Extracted entries:
▬▬▬▬▬▬
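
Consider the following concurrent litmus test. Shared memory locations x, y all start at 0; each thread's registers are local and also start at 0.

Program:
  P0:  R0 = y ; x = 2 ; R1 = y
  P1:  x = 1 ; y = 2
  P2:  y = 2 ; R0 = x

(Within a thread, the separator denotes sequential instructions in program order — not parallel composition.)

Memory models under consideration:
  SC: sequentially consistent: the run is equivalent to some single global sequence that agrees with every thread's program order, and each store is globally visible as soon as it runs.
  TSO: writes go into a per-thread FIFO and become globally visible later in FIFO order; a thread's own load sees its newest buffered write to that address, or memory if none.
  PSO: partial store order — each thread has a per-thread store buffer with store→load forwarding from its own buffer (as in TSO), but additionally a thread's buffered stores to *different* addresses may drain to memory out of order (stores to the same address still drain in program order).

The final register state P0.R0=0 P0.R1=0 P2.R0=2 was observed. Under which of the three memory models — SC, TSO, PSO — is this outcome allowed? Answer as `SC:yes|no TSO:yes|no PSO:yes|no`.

SC:yes TSO:yes PSO:yes

outcome vector order: (P0.R0,P0.R1,P2.R0)
SC: 8 outcomes — {0/0/1, 0/0/2, 0/2/0, 0/2/1, 0/2/2, 2/2/0, 2/2/1, 2/2/2}
TSO: 9 outcomes — {0/0/0, 0/0/1, 0/0/2, 0/2/0, 0/2/1, 0/2/2, 2/2/0, 2/2/1, 2/2/2}
PSO: 9 outcomes — {0/0/0, 0/0/1, 0/0/2, 0/2/0, 0/2/1, 0/2/2, 2/2/0, 2/2/1, 2/2/2}
target 0/0/2 ∈ {SC,TSO,PSO}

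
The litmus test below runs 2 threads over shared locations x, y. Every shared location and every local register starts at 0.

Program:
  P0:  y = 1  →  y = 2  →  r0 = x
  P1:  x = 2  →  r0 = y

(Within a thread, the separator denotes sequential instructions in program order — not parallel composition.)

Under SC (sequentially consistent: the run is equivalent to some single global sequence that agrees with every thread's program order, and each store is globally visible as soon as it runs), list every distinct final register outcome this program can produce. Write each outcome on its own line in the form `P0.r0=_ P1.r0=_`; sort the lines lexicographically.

outcome vector order: (P0.r0,P1.r0)
|SC outcomes| = 4

P0.r0=0 P1.r0=2
P0.r0=2 P1.r0=0
P0.r0=2 P1.r0=1
P0.r0=2 P1.r0=2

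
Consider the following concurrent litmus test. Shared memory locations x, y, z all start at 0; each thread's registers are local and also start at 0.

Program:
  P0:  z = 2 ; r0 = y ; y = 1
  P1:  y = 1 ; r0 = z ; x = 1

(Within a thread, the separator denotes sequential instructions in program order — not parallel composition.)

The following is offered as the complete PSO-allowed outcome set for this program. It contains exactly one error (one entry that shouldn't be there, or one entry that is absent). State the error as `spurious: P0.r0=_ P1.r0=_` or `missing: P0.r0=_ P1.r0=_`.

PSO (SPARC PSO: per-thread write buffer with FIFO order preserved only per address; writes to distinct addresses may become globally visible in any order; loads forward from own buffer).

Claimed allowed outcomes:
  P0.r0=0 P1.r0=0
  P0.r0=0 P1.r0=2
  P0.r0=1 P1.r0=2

outcome vector order: (P0.r0,P1.r0)
[PSO] allowed = {(0,0), (0,2), (1,0), (1,2)}
PSO∖claimed = {(1,0)}

missing: P0.r0=1 P1.r0=0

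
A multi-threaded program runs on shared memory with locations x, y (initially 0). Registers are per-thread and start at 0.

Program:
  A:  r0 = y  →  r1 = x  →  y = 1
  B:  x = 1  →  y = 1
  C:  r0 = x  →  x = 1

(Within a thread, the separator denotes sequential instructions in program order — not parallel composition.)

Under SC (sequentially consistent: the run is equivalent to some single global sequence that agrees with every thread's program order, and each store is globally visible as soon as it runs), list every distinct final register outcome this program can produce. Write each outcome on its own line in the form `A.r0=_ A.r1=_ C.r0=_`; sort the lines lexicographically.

A.r0=0 A.r1=0 C.r0=0
A.r0=0 A.r1=0 C.r0=1
A.r0=0 A.r1=1 C.r0=0
A.r0=0 A.r1=1 C.r0=1
A.r0=1 A.r1=1 C.r0=0
A.r0=1 A.r1=1 C.r0=1

outcome vector order: (A.r0,A.r1,C.r0)
|SC outcomes| = 6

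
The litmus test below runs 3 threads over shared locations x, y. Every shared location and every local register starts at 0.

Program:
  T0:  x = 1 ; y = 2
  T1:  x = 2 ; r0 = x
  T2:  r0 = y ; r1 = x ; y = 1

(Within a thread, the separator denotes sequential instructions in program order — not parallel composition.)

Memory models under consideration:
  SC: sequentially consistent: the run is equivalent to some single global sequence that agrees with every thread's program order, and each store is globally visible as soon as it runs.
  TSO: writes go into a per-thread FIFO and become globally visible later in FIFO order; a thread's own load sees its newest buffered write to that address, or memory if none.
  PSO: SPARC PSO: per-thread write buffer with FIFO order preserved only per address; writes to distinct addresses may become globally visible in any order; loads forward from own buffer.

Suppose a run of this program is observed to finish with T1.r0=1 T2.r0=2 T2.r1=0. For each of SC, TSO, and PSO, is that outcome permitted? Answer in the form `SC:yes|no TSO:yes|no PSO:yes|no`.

outcome vector order: (T1.r0,T2.r0,T2.r1)
SC: 9 outcomes — {(1,0,0), (1,0,1), (1,0,2), (1,2,1), (2,0,0), (2,0,1), (2,0,2), (2,2,1), (2,2,2)}
TSO: 9 outcomes — {(1,0,0), (1,0,1), (1,0,2), (1,2,1), (2,0,0), (2,0,1), (2,0,2), (2,2,1), (2,2,2)}
PSO: 12 outcomes — {(1,0,0), (1,0,1), (1,0,2), (1,2,0), (1,2,1), (1,2,2), (2,0,0), (2,0,1), (2,0,2), (2,2,0), (2,2,1), (2,2,2)}
target (1,2,0) ∈ {PSO}

SC:no TSO:no PSO:yes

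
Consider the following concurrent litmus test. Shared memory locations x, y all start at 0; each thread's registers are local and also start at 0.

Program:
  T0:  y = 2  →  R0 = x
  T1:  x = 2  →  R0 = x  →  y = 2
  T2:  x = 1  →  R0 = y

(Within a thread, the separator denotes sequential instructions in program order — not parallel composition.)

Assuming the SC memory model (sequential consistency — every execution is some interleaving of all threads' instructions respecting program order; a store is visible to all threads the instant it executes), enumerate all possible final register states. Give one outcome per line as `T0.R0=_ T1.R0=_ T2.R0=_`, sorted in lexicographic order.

outcome vector order: (T0.R0,T1.R0,T2.R0)
|SC outcomes| = 9

T0.R0=0 T1.R0=1 T2.R0=2
T0.R0=0 T1.R0=2 T2.R0=2
T0.R0=1 T1.R0=1 T2.R0=0
T0.R0=1 T1.R0=1 T2.R0=2
T0.R0=1 T1.R0=2 T2.R0=0
T0.R0=1 T1.R0=2 T2.R0=2
T0.R0=2 T1.R0=1 T2.R0=2
T0.R0=2 T1.R0=2 T2.R0=0
T0.R0=2 T1.R0=2 T2.R0=2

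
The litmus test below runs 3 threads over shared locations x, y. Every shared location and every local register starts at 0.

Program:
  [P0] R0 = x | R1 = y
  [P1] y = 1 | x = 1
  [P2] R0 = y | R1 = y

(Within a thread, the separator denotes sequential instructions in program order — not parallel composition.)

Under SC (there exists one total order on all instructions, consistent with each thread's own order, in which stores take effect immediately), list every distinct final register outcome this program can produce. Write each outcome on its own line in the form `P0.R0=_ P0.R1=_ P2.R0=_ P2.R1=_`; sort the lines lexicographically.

P0.R0=0 P0.R1=0 P2.R0=0 P2.R1=0
P0.R0=0 P0.R1=0 P2.R0=0 P2.R1=1
P0.R0=0 P0.R1=0 P2.R0=1 P2.R1=1
P0.R0=0 P0.R1=1 P2.R0=0 P2.R1=0
P0.R0=0 P0.R1=1 P2.R0=0 P2.R1=1
P0.R0=0 P0.R1=1 P2.R0=1 P2.R1=1
P0.R0=1 P0.R1=1 P2.R0=0 P2.R1=0
P0.R0=1 P0.R1=1 P2.R0=0 P2.R1=1
P0.R0=1 P0.R1=1 P2.R0=1 P2.R1=1

outcome vector order: (P0.R0,P0.R1,P2.R0,P2.R1)
|SC outcomes| = 9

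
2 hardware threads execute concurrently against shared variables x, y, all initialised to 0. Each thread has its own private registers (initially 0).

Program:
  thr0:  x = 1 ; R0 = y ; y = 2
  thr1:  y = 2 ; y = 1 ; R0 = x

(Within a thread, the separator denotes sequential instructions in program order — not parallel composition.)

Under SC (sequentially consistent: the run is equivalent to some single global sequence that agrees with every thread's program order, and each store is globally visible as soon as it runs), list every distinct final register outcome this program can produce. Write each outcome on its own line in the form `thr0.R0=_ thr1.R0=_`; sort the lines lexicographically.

outcome vector order: (thr0.R0,thr1.R0)
|SC outcomes| = 4

thr0.R0=0 thr1.R0=1
thr0.R0=1 thr1.R0=0
thr0.R0=1 thr1.R0=1
thr0.R0=2 thr1.R0=1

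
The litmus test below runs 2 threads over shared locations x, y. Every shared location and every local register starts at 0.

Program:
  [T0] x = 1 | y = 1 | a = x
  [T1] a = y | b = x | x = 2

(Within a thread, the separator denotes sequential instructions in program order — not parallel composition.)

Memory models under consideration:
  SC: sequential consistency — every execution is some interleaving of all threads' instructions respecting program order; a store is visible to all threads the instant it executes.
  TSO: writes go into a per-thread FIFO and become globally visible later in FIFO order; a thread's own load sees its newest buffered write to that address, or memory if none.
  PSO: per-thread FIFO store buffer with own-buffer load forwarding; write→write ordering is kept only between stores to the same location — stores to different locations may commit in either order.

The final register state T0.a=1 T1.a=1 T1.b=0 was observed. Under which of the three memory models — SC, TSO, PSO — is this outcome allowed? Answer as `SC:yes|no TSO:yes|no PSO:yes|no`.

outcome vector order: (T0.a,T1.a,T1.b)
under SC → <1 0 0> <1 0 1> <1 1 1> <2 0 0> <2 0 1> <2 1 1>
under TSO → <1 0 0> <1 0 1> <1 1 1> <2 0 0> <2 0 1> <2 1 1>
under PSO → <1 0 0> <1 0 1> <1 1 0> <1 1 1> <2 0 0> <2 0 1> <2 1 0> <2 1 1>
target <1 1 0> ∈ {PSO}

SC:no TSO:no PSO:yes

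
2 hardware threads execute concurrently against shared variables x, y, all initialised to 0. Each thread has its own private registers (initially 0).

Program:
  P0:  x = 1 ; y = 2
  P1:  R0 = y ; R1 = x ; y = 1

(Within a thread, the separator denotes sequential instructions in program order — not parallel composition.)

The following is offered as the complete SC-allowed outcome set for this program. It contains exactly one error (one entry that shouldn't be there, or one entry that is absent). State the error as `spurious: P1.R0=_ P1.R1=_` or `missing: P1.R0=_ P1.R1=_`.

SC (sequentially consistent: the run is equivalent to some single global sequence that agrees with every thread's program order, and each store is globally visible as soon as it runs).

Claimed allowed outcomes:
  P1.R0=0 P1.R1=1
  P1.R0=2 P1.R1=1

outcome vector order: (P1.R0,P1.R1)
under SC → 0/0 0/1 2/1
SC∖claimed = {0/0}

missing: P1.R0=0 P1.R1=0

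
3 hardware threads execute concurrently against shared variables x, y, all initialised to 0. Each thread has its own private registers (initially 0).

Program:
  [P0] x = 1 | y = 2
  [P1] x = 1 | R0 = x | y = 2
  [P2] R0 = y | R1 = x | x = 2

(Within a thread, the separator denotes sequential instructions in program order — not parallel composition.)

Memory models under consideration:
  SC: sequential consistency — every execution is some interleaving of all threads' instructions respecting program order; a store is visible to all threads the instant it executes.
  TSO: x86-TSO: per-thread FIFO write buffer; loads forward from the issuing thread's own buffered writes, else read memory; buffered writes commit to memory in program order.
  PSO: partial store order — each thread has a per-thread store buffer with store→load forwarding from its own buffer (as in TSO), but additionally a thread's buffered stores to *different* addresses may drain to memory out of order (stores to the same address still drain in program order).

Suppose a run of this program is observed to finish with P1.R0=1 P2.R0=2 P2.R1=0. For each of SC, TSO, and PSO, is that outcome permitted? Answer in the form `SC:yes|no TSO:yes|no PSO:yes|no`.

SC:no TSO:no PSO:yes

outcome vector order: (P1.R0,P2.R0,P2.R1)
under SC → 100, 101, 121, 200, 201, 221
under TSO → 100, 101, 121, 200, 201, 221
under PSO → 100, 101, 120, 121, 200, 201, 220, 221
target 120 ∈ {PSO}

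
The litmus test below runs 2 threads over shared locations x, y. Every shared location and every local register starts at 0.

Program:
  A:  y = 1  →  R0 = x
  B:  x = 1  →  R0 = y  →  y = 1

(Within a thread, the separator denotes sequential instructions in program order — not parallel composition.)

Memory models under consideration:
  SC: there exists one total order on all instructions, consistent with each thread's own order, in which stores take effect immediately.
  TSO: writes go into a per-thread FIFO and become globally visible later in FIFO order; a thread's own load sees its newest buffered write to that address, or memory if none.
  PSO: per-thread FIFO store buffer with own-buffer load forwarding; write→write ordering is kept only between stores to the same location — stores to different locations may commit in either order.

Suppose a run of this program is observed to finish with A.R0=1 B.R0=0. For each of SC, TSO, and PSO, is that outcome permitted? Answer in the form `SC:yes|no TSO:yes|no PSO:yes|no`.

outcome vector order: (A.R0,B.R0)
SC: 3 outcomes — {0/1 1/0 1/1}
TSO: 4 outcomes — {0/0 0/1 1/0 1/1}
PSO: 4 outcomes — {0/0 0/1 1/0 1/1}
target 1/0 ∈ {SC,TSO,PSO}

SC:yes TSO:yes PSO:yes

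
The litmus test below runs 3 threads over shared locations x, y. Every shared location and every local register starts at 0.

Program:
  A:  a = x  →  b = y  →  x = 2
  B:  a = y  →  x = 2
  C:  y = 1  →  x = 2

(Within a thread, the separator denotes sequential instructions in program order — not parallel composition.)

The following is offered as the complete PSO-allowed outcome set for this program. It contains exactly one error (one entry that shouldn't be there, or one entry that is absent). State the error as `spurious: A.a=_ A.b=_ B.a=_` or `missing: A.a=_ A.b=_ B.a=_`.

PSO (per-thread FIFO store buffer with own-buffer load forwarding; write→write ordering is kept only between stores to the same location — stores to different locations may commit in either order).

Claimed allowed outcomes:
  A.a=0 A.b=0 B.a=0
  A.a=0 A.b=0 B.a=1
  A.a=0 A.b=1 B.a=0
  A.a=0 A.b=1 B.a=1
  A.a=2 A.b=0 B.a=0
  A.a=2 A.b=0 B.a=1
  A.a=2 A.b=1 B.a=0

missing: A.a=2 A.b=1 B.a=1

outcome vector order: (A.a,A.b,B.a)
PSO: 8 outcomes — {<0 0 0> <0 0 1> <0 1 0> <0 1 1> <2 0 0> <2 0 1> <2 1 0> <2 1 1>}
PSO∖claimed = {<2 1 1>}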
▬▬▬▬▬▬
Search the entries above for the string "shouldn". Copy each line that holds it.

Answer space:
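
The following is offered as the complete PSO-allowed outcome set for this program. It contains exactly one error (one entry that shouldn't be there, or one entry that is absent). State the error as `spurious: P0.r0=_ P1.r0=_` or `missing: P0.r0=_ P1.r0=_`.
The following is offered as the complete SC-allowed outcome set for this program. It contains exactly one error (one entry that shouldn't be there, or one entry that is absent). State the error as `spurious: P1.R0=_ P1.R1=_` or `missing: P1.R0=_ P1.R1=_`.
The following is offered as the complete PSO-allowed outcome set for this program. It contains exactly one error (one entry that shouldn't be there, or one entry that is absent). State the error as `spurious: A.a=_ A.b=_ B.a=_` or `missing: A.a=_ A.b=_ B.a=_`.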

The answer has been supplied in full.